Assignment »
Find the lines below in which the string "Consider" occurs. Copy each one.

Data for processing »
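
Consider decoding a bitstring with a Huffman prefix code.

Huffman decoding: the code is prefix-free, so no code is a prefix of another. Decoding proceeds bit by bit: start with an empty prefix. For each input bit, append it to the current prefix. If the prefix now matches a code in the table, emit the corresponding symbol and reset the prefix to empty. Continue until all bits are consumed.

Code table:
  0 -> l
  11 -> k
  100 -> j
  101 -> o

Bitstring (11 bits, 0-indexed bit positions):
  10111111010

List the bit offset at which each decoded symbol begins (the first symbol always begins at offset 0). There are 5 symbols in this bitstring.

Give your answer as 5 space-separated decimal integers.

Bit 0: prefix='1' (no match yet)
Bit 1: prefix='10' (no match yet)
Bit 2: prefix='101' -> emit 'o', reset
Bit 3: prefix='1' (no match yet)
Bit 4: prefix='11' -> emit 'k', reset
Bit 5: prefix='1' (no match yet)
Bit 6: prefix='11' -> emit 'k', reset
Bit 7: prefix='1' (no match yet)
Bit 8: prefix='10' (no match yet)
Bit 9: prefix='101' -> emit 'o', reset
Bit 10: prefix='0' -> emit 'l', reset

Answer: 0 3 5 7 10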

--

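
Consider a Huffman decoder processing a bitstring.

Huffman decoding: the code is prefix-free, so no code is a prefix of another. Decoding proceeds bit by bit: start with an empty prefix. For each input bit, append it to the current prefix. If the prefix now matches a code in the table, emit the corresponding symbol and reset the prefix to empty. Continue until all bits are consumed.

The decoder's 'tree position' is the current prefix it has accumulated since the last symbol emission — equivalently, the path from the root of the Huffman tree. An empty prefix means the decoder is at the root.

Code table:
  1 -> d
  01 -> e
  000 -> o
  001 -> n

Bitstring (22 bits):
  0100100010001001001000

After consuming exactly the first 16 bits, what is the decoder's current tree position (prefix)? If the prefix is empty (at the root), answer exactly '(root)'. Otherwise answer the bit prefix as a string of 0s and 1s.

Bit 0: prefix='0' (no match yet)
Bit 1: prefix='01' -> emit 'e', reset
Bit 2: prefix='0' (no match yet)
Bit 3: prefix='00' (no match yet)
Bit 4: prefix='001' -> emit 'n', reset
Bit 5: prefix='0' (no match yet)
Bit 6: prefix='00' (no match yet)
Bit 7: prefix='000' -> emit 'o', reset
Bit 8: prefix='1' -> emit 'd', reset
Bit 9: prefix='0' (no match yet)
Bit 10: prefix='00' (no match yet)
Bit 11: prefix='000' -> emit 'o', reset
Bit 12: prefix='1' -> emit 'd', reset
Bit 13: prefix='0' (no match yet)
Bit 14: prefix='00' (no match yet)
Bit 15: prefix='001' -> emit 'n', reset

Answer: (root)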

Response area »
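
Consider decoding a bitstring with a Huffman prefix code.
Consider a Huffman decoder processing a bitstring.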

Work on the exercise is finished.